[Provided records]

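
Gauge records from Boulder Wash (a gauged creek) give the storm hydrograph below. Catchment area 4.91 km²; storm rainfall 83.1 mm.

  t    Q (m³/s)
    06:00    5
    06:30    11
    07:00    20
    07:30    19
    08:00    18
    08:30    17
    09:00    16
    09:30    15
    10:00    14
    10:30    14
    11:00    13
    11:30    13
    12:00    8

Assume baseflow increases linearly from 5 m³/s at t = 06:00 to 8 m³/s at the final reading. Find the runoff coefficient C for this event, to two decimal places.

ΣQ_DR = 98.50 m³/s; V = ΣQ_DR·Δt = 1.773 × 10^5 m³.
Runoff depth d = V / A = 36.11 mm.
C = d / P = 36.11 / 83.1 = 0.43.

C ≈ 0.43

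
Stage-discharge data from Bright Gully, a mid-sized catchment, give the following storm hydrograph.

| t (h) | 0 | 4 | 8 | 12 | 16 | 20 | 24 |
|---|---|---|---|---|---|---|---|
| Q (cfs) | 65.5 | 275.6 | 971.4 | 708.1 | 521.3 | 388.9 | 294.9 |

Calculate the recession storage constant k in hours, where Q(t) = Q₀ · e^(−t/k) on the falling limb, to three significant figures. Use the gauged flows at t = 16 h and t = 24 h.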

[/Provided records]

[Work required]
What is the number of lines above that contain "gauged"? Reply with that number only.

[Problem solution]
2